[Collected data]
+---+
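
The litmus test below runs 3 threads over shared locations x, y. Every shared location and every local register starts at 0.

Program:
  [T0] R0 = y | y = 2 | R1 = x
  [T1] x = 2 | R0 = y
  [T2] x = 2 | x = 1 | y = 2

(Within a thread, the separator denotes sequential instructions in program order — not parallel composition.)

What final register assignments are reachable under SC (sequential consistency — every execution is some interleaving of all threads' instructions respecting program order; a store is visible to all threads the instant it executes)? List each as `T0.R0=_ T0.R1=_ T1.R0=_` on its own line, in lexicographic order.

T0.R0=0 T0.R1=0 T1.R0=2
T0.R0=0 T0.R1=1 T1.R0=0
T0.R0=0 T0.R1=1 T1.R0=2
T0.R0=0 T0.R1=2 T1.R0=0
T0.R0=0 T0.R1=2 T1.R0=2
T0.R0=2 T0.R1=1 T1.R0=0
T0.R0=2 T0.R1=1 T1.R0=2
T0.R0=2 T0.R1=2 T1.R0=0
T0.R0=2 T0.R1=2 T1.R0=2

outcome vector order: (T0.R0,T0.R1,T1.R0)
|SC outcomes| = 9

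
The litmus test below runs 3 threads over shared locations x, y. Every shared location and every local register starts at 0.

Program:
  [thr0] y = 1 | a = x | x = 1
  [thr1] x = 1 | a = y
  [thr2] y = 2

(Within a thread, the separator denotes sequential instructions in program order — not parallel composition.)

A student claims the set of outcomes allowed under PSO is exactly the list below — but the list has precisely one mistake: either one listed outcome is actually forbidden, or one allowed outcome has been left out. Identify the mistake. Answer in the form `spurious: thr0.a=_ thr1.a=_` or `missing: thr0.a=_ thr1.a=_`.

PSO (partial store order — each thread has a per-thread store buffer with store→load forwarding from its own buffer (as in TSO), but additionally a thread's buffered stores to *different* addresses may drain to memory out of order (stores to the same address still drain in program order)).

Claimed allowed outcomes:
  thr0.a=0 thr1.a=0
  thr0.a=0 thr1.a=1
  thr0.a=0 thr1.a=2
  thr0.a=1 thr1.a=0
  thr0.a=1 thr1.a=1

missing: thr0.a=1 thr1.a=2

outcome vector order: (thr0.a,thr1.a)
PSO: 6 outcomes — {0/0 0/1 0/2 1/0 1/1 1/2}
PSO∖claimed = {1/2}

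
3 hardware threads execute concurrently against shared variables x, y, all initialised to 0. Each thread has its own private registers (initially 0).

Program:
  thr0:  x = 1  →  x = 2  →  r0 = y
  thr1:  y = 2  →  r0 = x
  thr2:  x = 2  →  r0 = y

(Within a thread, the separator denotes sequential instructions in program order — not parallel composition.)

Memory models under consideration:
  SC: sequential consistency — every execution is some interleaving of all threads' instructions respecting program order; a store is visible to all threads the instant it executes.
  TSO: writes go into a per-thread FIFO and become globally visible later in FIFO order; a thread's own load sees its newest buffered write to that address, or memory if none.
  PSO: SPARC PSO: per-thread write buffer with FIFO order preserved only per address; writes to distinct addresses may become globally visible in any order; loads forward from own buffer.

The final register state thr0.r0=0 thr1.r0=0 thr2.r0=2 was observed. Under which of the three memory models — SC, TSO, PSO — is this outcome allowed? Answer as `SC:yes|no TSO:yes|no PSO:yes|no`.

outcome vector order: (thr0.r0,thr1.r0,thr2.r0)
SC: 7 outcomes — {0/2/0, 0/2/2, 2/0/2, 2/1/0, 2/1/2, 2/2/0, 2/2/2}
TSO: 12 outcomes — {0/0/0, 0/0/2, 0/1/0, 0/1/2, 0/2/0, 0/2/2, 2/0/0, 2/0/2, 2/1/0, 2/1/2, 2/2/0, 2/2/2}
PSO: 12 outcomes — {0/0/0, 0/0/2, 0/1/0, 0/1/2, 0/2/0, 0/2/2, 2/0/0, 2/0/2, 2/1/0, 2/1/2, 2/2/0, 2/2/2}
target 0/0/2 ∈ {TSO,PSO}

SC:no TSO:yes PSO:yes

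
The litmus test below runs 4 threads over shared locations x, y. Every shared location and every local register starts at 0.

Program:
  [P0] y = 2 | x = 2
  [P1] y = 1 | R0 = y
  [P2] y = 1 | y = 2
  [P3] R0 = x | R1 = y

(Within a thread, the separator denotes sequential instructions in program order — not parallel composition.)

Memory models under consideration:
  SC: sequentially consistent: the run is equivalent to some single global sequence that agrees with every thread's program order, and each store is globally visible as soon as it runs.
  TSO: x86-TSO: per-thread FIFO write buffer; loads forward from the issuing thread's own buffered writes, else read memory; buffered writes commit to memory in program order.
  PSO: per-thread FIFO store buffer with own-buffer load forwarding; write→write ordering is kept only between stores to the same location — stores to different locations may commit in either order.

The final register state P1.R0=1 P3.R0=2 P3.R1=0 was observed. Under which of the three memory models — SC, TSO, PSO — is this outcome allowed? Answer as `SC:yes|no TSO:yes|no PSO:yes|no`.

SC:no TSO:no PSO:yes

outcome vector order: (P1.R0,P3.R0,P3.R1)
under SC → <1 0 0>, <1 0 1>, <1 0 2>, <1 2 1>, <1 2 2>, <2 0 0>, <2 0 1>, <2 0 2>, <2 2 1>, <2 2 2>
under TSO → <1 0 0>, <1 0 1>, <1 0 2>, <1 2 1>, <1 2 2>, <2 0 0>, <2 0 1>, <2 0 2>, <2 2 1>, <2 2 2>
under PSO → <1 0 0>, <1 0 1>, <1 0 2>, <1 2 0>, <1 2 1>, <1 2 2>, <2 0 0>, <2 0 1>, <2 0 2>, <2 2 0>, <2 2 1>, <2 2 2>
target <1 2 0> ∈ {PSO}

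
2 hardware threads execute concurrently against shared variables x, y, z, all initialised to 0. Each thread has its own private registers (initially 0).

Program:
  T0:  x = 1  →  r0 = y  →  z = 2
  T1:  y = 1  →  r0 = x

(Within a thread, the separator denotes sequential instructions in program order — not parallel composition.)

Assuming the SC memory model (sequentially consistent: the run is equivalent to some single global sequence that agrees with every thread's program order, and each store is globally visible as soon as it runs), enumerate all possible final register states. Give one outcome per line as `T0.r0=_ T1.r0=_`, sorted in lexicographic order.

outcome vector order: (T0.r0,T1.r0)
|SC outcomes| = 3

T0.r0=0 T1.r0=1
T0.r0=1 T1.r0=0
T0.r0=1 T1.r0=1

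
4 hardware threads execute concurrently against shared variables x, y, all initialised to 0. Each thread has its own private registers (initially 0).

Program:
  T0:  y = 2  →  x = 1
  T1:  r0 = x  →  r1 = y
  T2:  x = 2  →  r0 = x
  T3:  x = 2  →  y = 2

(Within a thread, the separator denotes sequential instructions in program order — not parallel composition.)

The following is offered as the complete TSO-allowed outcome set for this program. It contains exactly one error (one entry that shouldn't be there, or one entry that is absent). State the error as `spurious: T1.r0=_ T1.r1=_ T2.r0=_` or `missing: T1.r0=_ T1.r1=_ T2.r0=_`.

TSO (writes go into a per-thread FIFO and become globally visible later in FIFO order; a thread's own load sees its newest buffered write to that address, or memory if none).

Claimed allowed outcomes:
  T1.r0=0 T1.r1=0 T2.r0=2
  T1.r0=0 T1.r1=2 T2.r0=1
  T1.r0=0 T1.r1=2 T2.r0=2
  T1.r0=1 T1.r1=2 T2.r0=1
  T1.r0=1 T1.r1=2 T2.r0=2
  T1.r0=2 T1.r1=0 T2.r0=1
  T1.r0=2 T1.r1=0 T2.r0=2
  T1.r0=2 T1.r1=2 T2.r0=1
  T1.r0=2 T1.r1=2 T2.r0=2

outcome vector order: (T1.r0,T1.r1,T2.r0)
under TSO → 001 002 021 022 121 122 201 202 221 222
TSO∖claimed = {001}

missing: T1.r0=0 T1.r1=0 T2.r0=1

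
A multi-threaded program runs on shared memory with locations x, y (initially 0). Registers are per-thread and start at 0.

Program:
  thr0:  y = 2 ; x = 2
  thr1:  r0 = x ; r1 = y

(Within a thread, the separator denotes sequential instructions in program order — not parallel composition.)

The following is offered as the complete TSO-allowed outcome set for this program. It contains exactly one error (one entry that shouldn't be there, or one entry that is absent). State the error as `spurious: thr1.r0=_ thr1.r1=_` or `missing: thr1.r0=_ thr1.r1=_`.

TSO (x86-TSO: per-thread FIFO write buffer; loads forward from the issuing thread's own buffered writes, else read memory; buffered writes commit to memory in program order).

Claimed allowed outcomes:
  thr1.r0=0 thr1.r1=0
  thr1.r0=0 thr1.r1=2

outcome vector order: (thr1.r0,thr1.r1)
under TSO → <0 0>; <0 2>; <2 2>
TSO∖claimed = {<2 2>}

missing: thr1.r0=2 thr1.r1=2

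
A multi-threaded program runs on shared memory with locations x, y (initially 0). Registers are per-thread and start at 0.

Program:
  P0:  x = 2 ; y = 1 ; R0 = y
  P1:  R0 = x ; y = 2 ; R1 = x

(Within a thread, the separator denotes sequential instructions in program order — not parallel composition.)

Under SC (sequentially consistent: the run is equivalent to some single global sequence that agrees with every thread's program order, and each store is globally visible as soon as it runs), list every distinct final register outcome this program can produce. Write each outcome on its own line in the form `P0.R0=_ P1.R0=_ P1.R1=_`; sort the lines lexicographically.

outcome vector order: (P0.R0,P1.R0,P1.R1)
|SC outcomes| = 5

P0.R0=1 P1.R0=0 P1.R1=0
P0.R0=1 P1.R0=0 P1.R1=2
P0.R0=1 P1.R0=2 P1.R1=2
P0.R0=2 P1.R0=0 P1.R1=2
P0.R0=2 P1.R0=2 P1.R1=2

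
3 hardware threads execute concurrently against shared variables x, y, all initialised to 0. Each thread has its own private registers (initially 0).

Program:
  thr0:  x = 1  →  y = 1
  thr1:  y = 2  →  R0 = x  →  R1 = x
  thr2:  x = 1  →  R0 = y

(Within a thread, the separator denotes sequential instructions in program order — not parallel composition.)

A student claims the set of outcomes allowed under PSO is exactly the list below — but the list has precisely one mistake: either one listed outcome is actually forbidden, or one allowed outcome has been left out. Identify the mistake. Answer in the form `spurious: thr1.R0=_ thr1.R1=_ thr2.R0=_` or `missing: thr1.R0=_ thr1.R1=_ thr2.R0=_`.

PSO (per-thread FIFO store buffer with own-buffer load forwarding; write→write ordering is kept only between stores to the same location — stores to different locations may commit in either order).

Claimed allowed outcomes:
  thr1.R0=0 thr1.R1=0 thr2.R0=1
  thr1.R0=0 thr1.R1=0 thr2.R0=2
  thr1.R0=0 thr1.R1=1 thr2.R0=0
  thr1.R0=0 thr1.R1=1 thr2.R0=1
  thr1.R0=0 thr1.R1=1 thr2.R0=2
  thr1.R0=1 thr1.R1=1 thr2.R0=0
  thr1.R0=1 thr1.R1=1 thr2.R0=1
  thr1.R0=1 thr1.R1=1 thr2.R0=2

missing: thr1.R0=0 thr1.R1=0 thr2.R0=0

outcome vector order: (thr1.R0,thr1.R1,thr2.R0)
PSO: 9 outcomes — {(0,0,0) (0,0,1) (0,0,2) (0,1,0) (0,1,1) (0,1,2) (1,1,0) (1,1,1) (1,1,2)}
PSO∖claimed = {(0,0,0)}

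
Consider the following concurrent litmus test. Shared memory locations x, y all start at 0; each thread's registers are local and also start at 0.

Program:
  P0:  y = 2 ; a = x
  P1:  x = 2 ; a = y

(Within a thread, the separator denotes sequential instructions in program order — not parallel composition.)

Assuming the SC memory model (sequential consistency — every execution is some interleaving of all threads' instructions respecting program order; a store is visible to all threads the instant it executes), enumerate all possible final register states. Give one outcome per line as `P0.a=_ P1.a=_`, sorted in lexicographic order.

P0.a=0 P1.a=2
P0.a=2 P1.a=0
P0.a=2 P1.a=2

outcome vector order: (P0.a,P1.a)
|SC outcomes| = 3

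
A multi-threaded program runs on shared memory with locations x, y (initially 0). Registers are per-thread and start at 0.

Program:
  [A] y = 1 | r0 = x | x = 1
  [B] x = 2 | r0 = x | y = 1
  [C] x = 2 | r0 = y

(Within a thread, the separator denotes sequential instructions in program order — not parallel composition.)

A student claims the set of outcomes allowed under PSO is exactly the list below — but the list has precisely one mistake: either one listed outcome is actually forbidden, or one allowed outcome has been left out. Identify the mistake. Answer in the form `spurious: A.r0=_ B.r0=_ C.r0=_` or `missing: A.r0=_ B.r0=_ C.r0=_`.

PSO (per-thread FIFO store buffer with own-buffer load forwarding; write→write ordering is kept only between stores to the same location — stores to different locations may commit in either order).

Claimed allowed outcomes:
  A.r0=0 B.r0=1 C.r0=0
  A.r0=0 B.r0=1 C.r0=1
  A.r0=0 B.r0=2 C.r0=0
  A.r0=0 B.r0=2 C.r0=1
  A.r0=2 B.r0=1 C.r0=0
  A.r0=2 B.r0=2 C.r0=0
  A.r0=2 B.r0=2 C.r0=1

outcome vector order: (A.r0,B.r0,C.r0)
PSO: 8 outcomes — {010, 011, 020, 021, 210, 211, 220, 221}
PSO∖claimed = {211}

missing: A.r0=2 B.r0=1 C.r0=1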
+---+
> WORK REQUEST
Find the number of lines above that hold the word "contains", then write that number by itself.

> ANSWER
2